Saved data entries
⁂
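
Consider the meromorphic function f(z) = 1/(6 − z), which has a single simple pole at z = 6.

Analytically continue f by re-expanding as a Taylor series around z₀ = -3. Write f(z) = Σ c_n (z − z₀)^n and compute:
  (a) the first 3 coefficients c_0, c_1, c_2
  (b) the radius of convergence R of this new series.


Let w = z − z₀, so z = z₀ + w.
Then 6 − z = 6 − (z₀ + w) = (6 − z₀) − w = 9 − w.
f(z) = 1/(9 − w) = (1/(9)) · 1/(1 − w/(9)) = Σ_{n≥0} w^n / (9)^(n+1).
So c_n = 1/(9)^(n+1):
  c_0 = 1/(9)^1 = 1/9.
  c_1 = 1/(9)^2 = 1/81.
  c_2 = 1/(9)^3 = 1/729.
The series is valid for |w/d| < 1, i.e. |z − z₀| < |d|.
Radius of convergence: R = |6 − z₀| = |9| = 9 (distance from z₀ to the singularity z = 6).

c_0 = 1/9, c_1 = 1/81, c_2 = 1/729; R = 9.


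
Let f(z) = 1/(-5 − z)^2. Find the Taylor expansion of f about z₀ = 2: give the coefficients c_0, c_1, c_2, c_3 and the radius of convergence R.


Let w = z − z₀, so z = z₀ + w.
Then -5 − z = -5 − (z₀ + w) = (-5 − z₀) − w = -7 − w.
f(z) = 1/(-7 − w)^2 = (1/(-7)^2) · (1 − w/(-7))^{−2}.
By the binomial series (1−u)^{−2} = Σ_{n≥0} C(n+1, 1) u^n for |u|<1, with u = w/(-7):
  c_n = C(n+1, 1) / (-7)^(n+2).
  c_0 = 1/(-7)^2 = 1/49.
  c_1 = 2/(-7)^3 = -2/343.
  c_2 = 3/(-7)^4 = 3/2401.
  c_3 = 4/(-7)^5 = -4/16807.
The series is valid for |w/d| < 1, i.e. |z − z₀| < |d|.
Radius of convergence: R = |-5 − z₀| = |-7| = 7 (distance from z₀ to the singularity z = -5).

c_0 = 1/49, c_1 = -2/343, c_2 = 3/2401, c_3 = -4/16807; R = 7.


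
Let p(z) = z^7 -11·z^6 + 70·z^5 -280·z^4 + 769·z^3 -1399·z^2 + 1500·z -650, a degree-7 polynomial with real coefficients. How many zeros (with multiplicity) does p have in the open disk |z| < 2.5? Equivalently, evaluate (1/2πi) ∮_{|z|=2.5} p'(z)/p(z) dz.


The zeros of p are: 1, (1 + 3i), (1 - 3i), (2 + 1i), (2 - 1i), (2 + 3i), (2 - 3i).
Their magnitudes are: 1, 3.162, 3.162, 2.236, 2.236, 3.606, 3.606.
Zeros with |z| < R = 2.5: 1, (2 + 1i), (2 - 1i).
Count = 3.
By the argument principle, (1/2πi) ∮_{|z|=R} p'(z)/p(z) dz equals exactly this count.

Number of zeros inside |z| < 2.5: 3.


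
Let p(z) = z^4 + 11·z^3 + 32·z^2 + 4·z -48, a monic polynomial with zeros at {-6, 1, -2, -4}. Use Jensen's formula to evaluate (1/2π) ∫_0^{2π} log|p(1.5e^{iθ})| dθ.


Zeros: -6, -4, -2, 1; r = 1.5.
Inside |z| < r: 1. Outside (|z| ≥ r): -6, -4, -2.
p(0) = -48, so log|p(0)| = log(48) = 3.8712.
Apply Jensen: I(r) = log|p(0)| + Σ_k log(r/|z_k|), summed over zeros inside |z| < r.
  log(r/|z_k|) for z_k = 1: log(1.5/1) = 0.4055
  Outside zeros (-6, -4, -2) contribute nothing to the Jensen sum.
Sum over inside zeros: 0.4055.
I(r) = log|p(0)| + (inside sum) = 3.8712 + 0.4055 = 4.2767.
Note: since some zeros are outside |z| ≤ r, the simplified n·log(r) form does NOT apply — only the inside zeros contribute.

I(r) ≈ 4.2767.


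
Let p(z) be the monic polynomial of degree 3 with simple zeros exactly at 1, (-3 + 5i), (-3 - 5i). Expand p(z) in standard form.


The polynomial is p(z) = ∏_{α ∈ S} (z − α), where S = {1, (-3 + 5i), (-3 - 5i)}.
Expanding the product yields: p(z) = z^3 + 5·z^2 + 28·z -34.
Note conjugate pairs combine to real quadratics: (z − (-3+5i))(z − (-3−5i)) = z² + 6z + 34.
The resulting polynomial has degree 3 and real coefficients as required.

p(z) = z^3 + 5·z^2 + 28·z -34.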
⁂
TASK DETAILS — Return the data in its entirety, exactly as given.

EXERCISE ANSWER —
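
Consider the meromorphic function f(z) = 1/(6 − z), which has a single simple pole at z = 6.

Analytically continue f by re-expanding as a Taylor series around z₀ = -3. Write f(z) = Σ c_n (z − z₀)^n and compute:
  (a) the first 3 coefficients c_0, c_1, c_2
  (b) the radius of convergence R of this new series.


Let w = z − z₀, so z = z₀ + w.
Then 6 − z = 6 − (z₀ + w) = (6 − z₀) − w = 9 − w.
f(z) = 1/(9 − w) = (1/(9)) · 1/(1 − w/(9)) = Σ_{n≥0} w^n / (9)^(n+1).
So c_n = 1/(9)^(n+1):
  c_0 = 1/(9)^1 = 1/9.
  c_1 = 1/(9)^2 = 1/81.
  c_2 = 1/(9)^3 = 1/729.
The series is valid for |w/d| < 1, i.e. |z − z₀| < |d|.
Radius of convergence: R = |6 − z₀| = |9| = 9 (distance from z₀ to the singularity z = 6).

c_0 = 1/9, c_1 = 1/81, c_2 = 1/729; R = 9.


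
Let f(z) = 1/(-5 − z)^2. Find the Taylor expansion of f about z₀ = 2: give the coefficients c_0, c_1, c_2, c_3 and the radius of convergence R.


Let w = z − z₀, so z = z₀ + w.
Then -5 − z = -5 − (z₀ + w) = (-5 − z₀) − w = -7 − w.
f(z) = 1/(-7 − w)^2 = (1/(-7)^2) · (1 − w/(-7))^{−2}.
By the binomial series (1−u)^{−2} = Σ_{n≥0} C(n+1, 1) u^n for |u|<1, with u = w/(-7):
  c_n = C(n+1, 1) / (-7)^(n+2).
  c_0 = 1/(-7)^2 = 1/49.
  c_1 = 2/(-7)^3 = -2/343.
  c_2 = 3/(-7)^4 = 3/2401.
  c_3 = 4/(-7)^5 = -4/16807.
The series is valid for |w/d| < 1, i.e. |z − z₀| < |d|.
Radius of convergence: R = |-5 − z₀| = |-7| = 7 (distance from z₀ to the singularity z = -5).

c_0 = 1/49, c_1 = -2/343, c_2 = 3/2401, c_3 = -4/16807; R = 7.


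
Let p(z) = z^7 -11·z^6 + 70·z^5 -280·z^4 + 769·z^3 -1399·z^2 + 1500·z -650, a degree-7 polynomial with real coefficients. How many zeros (with multiplicity) does p have in the open disk |z| < 2.5? Equivalently, evaluate (1/2πi) ∮_{|z|=2.5} p'(z)/p(z) dz.


The zeros of p are: 1, (1 + 3i), (1 - 3i), (2 + 1i), (2 - 1i), (2 + 3i), (2 - 3i).
Their magnitudes are: 1, 3.162, 3.162, 2.236, 2.236, 3.606, 3.606.
Zeros with |z| < R = 2.5: 1, (2 + 1i), (2 - 1i).
Count = 3.
By the argument principle, (1/2πi) ∮_{|z|=R} p'(z)/p(z) dz equals exactly this count.

Number of zeros inside |z| < 2.5: 3.


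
Let p(z) = z^4 + 11·z^3 + 32·z^2 + 4·z -48, a monic polynomial with zeros at {-6, 1, -2, -4}. Use Jensen's formula to evaluate (1/2π) ∫_0^{2π} log|p(1.5e^{iθ})| dθ.


Zeros: -6, -4, -2, 1; r = 1.5.
Inside |z| < r: 1. Outside (|z| ≥ r): -6, -4, -2.
p(0) = -48, so log|p(0)| = log(48) = 3.8712.
Apply Jensen: I(r) = log|p(0)| + Σ_k log(r/|z_k|), summed over zeros inside |z| < r.
  log(r/|z_k|) for z_k = 1: log(1.5/1) = 0.4055
  Outside zeros (-6, -4, -2) contribute nothing to the Jensen sum.
Sum over inside zeros: 0.4055.
I(r) = log|p(0)| + (inside sum) = 3.8712 + 0.4055 = 4.2767.
Note: since some zeros are outside |z| ≤ r, the simplified n·log(r) form does NOT apply — only the inside zeros contribute.

I(r) ≈ 4.2767.


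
Let p(z) be the monic polynomial of degree 3 with simple zeros exactly at 1, (-3 + 5i), (-3 - 5i). Expand p(z) in standard form.


The polynomial is p(z) = ∏_{α ∈ S} (z − α), where S = {1, (-3 + 5i), (-3 - 5i)}.
Expanding the product yields: p(z) = z^3 + 5·z^2 + 28·z -34.
Note conjugate pairs combine to real quadratics: (z − (-3+5i))(z − (-3−5i)) = z² + 6z + 34.
The resulting polynomial has degree 3 and real coefficients as required.

p(z) = z^3 + 5·z^2 + 28·z -34.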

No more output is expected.